• **Exercise requirements**: Within the material below, transcribe exactly the lines from the one holding "Consider the process with transfer function" through the one holding "L(s) = 10(s + 1) / (s + 15)", keeping both ends and skipping the rest.

Content starts

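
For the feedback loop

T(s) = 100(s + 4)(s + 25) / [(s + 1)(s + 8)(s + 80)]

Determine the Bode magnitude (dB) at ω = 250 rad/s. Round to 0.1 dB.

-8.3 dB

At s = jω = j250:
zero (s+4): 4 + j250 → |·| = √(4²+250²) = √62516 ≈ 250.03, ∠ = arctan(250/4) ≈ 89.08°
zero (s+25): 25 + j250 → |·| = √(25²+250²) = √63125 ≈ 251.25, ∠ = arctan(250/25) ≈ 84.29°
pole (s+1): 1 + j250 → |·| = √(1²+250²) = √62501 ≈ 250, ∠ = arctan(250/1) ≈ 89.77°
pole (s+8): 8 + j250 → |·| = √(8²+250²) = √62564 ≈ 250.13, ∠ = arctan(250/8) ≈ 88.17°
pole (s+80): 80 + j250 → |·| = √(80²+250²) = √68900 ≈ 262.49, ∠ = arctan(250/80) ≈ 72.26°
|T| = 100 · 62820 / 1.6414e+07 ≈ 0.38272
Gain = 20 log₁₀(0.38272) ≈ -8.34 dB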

Content ends
Content starts

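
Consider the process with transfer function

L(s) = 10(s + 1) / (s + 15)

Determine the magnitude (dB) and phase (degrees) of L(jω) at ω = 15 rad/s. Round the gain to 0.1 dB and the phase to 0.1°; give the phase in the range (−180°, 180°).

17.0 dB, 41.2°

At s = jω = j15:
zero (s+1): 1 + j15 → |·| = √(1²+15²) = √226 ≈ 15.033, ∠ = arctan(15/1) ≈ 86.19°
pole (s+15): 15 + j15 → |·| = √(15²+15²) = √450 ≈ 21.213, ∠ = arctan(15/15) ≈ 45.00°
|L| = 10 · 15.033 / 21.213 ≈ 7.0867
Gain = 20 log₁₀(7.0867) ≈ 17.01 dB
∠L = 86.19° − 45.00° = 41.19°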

Content ends

• **Expected answer**:
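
Consider the process with transfer function

L(s) = 10(s + 1) / (s + 15)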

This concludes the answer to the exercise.